Your assignment
Please output exactly the lines from the one containing "Let v(s) = -3s^3" through the last line of the records, both included.

(Stored data)
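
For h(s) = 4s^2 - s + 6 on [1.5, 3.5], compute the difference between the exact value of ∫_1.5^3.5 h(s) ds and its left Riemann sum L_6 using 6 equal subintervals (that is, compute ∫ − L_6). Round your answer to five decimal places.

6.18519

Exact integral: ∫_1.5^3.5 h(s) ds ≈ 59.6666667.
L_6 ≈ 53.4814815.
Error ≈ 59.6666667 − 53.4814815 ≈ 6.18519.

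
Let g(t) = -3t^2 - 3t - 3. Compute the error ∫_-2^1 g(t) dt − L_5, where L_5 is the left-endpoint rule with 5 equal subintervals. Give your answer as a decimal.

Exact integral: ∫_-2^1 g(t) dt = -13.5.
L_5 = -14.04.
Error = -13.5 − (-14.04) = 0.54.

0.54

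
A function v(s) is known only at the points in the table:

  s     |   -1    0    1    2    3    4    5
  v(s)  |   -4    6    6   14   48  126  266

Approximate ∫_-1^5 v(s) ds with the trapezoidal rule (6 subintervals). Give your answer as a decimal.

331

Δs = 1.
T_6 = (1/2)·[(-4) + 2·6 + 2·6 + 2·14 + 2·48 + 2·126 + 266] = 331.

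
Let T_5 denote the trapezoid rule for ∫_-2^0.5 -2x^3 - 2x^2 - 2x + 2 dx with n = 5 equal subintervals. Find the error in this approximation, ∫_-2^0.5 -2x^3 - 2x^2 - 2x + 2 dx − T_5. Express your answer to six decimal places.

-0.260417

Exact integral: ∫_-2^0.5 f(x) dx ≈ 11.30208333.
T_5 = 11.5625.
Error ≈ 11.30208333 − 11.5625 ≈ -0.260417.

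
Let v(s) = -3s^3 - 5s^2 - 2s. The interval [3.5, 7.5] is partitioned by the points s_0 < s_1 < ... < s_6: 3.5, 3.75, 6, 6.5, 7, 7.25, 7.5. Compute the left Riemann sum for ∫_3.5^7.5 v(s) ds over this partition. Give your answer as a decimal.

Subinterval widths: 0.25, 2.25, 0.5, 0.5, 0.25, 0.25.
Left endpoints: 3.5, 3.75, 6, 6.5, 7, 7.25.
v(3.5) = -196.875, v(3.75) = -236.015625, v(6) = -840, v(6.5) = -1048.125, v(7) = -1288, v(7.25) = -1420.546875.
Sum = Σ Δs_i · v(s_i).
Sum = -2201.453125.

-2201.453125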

Task response
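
Let v(s) = -3s^3 - 5s^2 - 2s. The interval [3.5, 7.5] is partitioned by the points s_0 < s_1 < ... < s_6: 3.5, 3.75, 6, 6.5, 7, 7.25, 7.5. Compute the left Riemann sum for ∫_3.5^7.5 v(s) ds over this partition. Give your answer as a decimal.

Subinterval widths: 0.25, 2.25, 0.5, 0.5, 0.25, 0.25.
Left endpoints: 3.5, 3.75, 6, 6.5, 7, 7.25.
v(3.5) = -196.875, v(3.75) = -236.015625, v(6) = -840, v(6.5) = -1048.125, v(7) = -1288, v(7.25) = -1420.546875.
Sum = Σ Δs_i · v(s_i).
Sum = -2201.453125.

-2201.453125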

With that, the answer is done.